Dataset entries:
┌────────
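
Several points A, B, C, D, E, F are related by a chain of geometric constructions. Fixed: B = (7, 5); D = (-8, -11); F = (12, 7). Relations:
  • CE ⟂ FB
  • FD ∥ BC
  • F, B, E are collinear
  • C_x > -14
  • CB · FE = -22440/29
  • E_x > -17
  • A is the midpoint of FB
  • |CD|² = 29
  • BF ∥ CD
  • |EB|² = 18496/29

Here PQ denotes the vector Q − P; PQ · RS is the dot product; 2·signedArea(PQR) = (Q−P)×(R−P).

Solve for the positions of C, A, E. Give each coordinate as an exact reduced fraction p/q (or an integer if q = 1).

A = (19/2, 6)
C = (-13, -13)
E = (-477/29, -127/29)

1. C_x = -13  [BF ∥ CD ∩ FD ∥ BC]
2. C_y = -13  [BF ∥ CD ∩ FD ∥ BC]
   → C = (-13, -13)
3. A_x = 19/2  [A is the midpoint of FB]
4. A_y = 6  [A is the midpoint of FB]
   → A = (19/2, 6)
5. E_x = -477/29  [F, B, E are collinear ∩ CE ⟂ FB]
6. E_y = -127/29  [F, B, E are collinear ∩ CE ⟂ FB]
   → E = (-477/29, -127/29)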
└────────
**Instructions for the task:**
Copy every entry above word for word.

**Reply:**
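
Several points A, B, C, D, E, F are related by a chain of geometric constructions. Fixed: B = (7, 5); D = (-8, -11); F = (12, 7). Relations:
  • CE ⟂ FB
  • FD ∥ BC
  • F, B, E are collinear
  • C_x > -14
  • CB · FE = -22440/29
  • E_x > -17
  • A is the midpoint of FB
  • |CD|² = 29
  • BF ∥ CD
  • |EB|² = 18496/29

Here PQ denotes the vector Q − P; PQ · RS is the dot product; 2·signedArea(PQR) = (Q−P)×(R−P).

Solve for the positions of C, A, E. Give each coordinate as an exact reduced fraction p/q (or an integer if q = 1).

A = (19/2, 6)
C = (-13, -13)
E = (-477/29, -127/29)

1. C_x = -13  [BF ∥ CD ∩ FD ∥ BC]
2. C_y = -13  [BF ∥ CD ∩ FD ∥ BC]
   → C = (-13, -13)
3. A_x = 19/2  [A is the midpoint of FB]
4. A_y = 6  [A is the midpoint of FB]
   → A = (19/2, 6)
5. E_x = -477/29  [F, B, E are collinear ∩ CE ⟂ FB]
6. E_y = -127/29  [F, B, E are collinear ∩ CE ⟂ FB]
   → E = (-477/29, -127/29)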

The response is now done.